EXERCISE DETAILS: Among these entries, how many lines contain "Species"? Say the number and nothing else.

DATA FOR ANALYSIS:
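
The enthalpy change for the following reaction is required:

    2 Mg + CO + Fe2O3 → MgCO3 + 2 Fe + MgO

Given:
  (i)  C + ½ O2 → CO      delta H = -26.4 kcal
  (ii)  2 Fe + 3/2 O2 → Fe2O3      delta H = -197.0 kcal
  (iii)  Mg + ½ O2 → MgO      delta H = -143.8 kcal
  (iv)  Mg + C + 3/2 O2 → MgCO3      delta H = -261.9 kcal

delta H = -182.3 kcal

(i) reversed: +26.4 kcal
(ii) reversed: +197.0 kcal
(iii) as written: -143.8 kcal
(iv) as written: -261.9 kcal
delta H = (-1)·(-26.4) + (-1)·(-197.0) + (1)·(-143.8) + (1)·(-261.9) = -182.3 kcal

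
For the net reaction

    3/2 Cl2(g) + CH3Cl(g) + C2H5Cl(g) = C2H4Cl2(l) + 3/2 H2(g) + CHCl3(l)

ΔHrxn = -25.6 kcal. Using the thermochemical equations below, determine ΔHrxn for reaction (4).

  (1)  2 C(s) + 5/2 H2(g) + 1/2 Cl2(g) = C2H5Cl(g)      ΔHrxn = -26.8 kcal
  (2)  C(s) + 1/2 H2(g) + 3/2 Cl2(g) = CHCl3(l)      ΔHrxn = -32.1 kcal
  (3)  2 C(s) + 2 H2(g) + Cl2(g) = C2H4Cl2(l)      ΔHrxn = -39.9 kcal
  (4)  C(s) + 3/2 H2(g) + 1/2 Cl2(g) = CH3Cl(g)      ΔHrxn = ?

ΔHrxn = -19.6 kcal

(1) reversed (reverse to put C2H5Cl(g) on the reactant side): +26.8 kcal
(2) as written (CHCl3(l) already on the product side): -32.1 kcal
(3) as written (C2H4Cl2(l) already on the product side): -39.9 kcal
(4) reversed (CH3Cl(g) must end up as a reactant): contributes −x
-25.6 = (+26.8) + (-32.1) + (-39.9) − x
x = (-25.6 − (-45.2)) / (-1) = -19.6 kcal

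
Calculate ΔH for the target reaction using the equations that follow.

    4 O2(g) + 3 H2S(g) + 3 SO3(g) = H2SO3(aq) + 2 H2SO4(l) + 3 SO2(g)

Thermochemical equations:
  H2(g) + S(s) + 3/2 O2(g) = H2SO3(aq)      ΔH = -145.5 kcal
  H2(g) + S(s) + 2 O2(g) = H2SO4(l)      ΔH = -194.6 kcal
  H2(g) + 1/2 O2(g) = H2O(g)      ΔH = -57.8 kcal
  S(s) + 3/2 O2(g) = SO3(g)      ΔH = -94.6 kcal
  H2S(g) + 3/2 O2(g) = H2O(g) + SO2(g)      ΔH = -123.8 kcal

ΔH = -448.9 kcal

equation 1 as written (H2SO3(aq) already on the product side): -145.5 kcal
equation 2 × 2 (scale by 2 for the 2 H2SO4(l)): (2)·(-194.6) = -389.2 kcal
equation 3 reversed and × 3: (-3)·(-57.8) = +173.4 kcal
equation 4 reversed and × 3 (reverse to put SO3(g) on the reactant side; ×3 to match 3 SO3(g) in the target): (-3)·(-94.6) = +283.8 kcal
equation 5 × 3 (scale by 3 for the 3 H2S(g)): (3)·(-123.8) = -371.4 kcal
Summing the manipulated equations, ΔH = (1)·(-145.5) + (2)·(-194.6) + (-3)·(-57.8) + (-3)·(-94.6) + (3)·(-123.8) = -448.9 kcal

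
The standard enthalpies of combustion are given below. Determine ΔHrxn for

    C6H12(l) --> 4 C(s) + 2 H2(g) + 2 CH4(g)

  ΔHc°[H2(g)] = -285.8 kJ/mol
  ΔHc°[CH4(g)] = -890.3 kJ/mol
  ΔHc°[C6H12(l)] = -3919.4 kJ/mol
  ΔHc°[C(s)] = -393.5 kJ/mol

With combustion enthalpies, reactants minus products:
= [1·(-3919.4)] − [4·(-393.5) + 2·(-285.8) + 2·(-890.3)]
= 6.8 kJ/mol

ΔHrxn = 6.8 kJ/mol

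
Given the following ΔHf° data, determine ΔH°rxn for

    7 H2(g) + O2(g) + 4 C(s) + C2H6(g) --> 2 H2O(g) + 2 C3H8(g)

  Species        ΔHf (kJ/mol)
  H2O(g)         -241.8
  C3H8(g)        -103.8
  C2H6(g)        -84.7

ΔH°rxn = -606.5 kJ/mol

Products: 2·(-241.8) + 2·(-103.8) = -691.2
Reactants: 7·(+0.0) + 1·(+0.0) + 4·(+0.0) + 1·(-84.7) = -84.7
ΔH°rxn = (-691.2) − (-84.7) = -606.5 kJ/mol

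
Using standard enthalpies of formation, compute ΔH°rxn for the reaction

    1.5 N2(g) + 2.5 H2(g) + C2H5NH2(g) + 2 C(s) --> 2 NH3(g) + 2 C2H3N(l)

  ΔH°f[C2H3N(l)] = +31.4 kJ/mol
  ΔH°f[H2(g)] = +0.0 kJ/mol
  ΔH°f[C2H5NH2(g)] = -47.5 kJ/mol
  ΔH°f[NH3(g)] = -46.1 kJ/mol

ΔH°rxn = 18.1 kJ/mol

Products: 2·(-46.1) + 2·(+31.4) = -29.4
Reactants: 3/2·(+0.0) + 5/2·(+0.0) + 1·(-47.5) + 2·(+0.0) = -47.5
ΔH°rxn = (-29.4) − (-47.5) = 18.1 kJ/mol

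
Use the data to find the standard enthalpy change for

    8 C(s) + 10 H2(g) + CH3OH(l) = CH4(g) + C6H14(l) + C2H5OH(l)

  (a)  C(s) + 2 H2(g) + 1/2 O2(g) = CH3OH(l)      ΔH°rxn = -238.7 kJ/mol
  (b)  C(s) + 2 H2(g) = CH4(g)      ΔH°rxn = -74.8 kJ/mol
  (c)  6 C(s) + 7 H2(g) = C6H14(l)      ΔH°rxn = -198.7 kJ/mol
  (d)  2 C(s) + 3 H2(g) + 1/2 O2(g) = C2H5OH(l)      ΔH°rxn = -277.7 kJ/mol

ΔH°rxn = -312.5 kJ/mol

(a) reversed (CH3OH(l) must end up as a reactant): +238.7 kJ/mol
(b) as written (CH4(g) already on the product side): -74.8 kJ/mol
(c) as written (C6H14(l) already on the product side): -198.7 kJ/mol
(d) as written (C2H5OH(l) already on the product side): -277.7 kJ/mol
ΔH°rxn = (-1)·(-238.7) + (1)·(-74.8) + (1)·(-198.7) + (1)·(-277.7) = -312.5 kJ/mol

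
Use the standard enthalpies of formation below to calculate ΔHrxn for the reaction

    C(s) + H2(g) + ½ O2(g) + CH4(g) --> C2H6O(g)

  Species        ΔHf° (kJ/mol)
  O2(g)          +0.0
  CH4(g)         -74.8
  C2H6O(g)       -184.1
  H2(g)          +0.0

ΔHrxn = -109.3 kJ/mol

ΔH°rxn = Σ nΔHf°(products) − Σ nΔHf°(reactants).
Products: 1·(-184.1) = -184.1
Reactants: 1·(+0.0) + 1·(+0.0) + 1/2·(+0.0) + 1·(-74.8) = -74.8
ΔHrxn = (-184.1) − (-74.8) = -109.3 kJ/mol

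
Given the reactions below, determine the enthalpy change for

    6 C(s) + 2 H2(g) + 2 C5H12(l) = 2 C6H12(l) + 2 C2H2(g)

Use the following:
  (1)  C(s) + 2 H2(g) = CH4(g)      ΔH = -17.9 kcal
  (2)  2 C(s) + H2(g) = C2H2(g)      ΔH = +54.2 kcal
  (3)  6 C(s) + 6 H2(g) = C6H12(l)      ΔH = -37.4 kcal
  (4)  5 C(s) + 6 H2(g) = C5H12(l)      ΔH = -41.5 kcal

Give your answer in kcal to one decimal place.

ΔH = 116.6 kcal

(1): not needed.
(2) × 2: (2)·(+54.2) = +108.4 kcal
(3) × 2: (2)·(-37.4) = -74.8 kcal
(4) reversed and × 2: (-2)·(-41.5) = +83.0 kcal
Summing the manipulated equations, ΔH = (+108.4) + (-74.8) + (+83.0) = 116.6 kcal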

ANSWER TO THE EXERCISE: 2